RECORDS FOR THIS EXERCISE:
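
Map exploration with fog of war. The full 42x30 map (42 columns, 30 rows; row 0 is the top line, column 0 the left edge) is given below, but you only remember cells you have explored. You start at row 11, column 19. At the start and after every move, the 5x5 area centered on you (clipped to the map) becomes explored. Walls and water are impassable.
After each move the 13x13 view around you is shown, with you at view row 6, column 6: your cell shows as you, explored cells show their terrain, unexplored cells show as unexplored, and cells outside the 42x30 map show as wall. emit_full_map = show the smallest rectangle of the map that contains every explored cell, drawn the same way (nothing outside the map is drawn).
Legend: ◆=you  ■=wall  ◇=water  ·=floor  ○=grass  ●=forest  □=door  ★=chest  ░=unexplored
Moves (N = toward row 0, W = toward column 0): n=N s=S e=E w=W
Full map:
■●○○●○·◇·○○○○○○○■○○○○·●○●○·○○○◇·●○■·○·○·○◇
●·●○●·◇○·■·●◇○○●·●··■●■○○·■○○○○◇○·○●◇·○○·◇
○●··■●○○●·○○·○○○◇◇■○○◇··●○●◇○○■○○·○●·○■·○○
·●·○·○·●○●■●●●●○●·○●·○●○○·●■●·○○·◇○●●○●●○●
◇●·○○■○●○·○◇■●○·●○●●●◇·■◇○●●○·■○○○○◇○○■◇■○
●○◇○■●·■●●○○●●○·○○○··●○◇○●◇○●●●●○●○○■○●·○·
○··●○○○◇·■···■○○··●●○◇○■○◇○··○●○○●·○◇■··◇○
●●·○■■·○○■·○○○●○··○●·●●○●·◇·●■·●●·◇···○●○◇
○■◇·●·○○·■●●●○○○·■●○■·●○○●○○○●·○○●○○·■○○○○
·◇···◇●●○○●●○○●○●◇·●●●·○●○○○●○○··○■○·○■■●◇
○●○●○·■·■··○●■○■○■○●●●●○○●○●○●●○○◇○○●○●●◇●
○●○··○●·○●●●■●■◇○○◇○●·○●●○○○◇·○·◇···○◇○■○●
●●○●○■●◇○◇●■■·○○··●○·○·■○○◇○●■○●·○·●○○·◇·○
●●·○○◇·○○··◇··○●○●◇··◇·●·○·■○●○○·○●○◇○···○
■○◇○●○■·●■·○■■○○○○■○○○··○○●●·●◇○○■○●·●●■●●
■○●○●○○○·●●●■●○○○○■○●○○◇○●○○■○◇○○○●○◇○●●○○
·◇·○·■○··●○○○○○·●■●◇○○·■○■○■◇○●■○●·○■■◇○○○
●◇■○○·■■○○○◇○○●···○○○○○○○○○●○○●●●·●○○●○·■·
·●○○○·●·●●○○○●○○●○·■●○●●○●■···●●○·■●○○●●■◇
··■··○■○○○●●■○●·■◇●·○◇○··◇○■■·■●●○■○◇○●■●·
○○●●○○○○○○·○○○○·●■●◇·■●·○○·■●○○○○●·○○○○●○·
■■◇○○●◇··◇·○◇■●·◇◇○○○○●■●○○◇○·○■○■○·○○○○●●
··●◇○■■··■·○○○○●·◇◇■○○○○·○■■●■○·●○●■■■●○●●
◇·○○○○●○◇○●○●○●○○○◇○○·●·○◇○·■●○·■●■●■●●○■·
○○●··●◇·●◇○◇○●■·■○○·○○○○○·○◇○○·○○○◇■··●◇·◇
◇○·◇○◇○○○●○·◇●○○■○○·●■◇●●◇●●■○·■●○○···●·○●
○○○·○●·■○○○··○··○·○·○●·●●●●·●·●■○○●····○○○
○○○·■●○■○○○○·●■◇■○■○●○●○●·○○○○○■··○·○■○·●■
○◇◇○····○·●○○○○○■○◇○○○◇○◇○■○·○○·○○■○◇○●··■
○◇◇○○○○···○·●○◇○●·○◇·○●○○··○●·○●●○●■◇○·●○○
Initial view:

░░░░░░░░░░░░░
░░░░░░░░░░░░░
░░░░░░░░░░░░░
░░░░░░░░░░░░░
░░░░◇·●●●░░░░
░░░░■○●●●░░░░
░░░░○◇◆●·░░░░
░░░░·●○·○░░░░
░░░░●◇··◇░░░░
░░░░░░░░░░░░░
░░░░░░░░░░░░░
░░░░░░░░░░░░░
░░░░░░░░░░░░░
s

░░░░░░░░░░░░░
░░░░░░░░░░░░░
░░░░░░░░░░░░░
░░░░◇·●●●░░░░
░░░░■○●●●░░░░
░░░░○◇○●·░░░░
░░░░·●◆·○░░░░
░░░░●◇··◇░░░░
░░░░○■○○○░░░░
░░░░░░░░░░░░░
░░░░░░░░░░░░░
░░░░░░░░░░░░░
░░░░░░░░░░░░░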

EXERCISE DIRECTIONS:
Give back the material above in its entirety, with every word intact.

COMPLETED EXERCISE:
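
Map exploration with fog of war. The full 42x30 map (42 columns, 30 rows; row 0 is the top line, column 0 the left edge) is given below, but you only remember cells you have explored. You start at row 11, column 19. At the start and after every move, the 5x5 area centered on you (clipped to the map) becomes explored. Walls and water are impassable.
After each move the 13x13 view around you is shown, with you at view row 6, column 6: your cell shows as you, explored cells show their terrain, unexplored cells show as unexplored, and cells outside the 42x30 map show as wall. emit_full_map = show the smallest rectangle of the map that contains every explored cell, drawn the same way (nothing outside the map is drawn).
Legend: ◆=you  ■=wall  ◇=water  ·=floor  ○=grass  ●=forest  □=door  ★=chest  ░=unexplored
Moves (N = toward row 0, W = toward column 0): n=N s=S e=E w=W
Full map:
■●○○●○·◇·○○○○○○○■○○○○·●○●○·○○○◇·●○■·○·○·○◇
●·●○●·◇○·■·●◇○○●·●··■●■○○·■○○○○◇○·○●◇·○○·◇
○●··■●○○●·○○·○○○◇◇■○○◇··●○●◇○○■○○·○●·○■·○○
·●·○·○·●○●■●●●●○●·○●·○●○○·●■●·○○·◇○●●○●●○●
◇●·○○■○●○·○◇■●○·●○●●●◇·■◇○●●○·■○○○○◇○○■◇■○
●○◇○■●·■●●○○●●○·○○○··●○◇○●◇○●●●●○●○○■○●·○·
○··●○○○◇·■···■○○··●●○◇○■○◇○··○●○○●·○◇■··◇○
●●·○■■·○○■·○○○●○··○●·●●○●·◇·●■·●●·◇···○●○◇
○■◇·●·○○·■●●●○○○·■●○■·●○○●○○○●·○○●○○·■○○○○
·◇···◇●●○○●●○○●○●◇·●●●·○●○○○●○○··○■○·○■■●◇
○●○●○·■·■··○●■○■○■○●●●●○○●○●○●●○○◇○○●○●●◇●
○●○··○●·○●●●■●■◇○○◇○●·○●●○○○◇·○·◇···○◇○■○●
●●○●○■●◇○◇●■■·○○··●○·○·■○○◇○●■○●·○·●○○·◇·○
●●·○○◇·○○··◇··○●○●◇··◇·●·○·■○●○○·○●○◇○···○
■○◇○●○■·●■·○■■○○○○■○○○··○○●●·●◇○○■○●·●●■●●
■○●○●○○○·●●●■●○○○○■○●○○◇○●○○■○◇○○○●○◇○●●○○
·◇·○·■○··●○○○○○·●■●◇○○·■○■○■◇○●■○●·○■■◇○○○
●◇■○○·■■○○○◇○○●···○○○○○○○○○●○○●●●·●○○●○·■·
·●○○○·●·●●○○○●○○●○·■●○●●○●■···●●○·■●○○●●■◇
··■··○■○○○●●■○●·■◇●·○◇○··◇○■■·■●●○■○◇○●■●·
○○●●○○○○○○·○○○○·●■●◇·■●·○○·■●○○○○●·○○○○●○·
■■◇○○●◇··◇·○◇■●·◇◇○○○○●■●○○◇○·○■○■○·○○○○●●
··●◇○■■··■·○○○○●·◇◇■○○○○·○■■●■○·●○●■■■●○●●
◇·○○○○●○◇○●○●○●○○○◇○○·●·○◇○·■●○·■●■●■●●○■·
○○●··●◇·●◇○◇○●■·■○○·○○○○○·○◇○○·○○○◇■··●◇·◇
◇○·◇○◇○○○●○·◇●○○■○○·●■◇●●◇●●■○·■●○○···●·○●
○○○·○●·■○○○··○··○·○·○●·●●●●·●·●■○○●····○○○
○○○·■●○■○○○○·●■◇■○■○●○●○●·○○○○○■··○·○■○·●■
○◇◇○····○·●○○○○○■○◇○○○◇○◇○■○·○○·○○■○◇○●··■
○◇◇○○○○···○·●○◇○●·○◇·○●○○··○●·○●●○●■◇○·●○○
Initial view:

░░░░░░░░░░░░░
░░░░░░░░░░░░░
░░░░░░░░░░░░░
░░░░░░░░░░░░░
░░░░◇·●●●░░░░
░░░░■○●●●░░░░
░░░░○◇◆●·░░░░
░░░░·●○·○░░░░
░░░░●◇··◇░░░░
░░░░░░░░░░░░░
░░░░░░░░░░░░░
░░░░░░░░░░░░░
░░░░░░░░░░░░░
s

░░░░░░░░░░░░░
░░░░░░░░░░░░░
░░░░░░░░░░░░░
░░░░◇·●●●░░░░
░░░░■○●●●░░░░
░░░░○◇○●·░░░░
░░░░·●◆·○░░░░
░░░░●◇··◇░░░░
░░░░○■○○○░░░░
░░░░░░░░░░░░░
░░░░░░░░░░░░░
░░░░░░░░░░░░░
░░░░░░░░░░░░░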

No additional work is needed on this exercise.